### [Problem]
Your answer must be an exact copy of all the entries.

### [Information given]
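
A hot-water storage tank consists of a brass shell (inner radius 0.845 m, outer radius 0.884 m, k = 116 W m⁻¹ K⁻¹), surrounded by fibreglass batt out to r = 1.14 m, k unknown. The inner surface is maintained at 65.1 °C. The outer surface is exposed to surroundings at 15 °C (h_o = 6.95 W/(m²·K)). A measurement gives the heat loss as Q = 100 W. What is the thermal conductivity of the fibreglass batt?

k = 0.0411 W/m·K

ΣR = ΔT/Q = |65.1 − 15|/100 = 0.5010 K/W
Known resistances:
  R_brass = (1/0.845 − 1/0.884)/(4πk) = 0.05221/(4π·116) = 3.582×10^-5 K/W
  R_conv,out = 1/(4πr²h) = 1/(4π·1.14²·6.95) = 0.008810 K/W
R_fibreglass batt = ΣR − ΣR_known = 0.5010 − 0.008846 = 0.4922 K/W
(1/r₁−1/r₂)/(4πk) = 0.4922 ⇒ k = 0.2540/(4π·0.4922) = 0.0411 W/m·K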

### [Answer for the task]
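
A hot-water storage tank consists of a brass shell (inner radius 0.845 m, outer radius 0.884 m, k = 116 W m⁻¹ K⁻¹), surrounded by fibreglass batt out to r = 1.14 m, k unknown. The inner surface is maintained at 65.1 °C. The outer surface is exposed to surroundings at 15 °C (h_o = 6.95 W/(m²·K)). A measurement gives the heat loss as Q = 100 W. What is the thermal conductivity of the fibreglass batt?

k = 0.0411 W/m·K

ΣR = ΔT/Q = |65.1 − 15|/100 = 0.5010 K/W
Known resistances:
  R_brass = (1/0.845 − 1/0.884)/(4πk) = 0.05221/(4π·116) = 3.582×10^-5 K/W
  R_conv,out = 1/(4πr²h) = 1/(4π·1.14²·6.95) = 0.008810 K/W
R_fibreglass batt = ΣR − ΣR_known = 0.5010 − 0.008846 = 0.4922 K/W
(1/r₁−1/r₂)/(4πk) = 0.4922 ⇒ k = 0.2540/(4π·0.4922) = 0.0411 W/m·K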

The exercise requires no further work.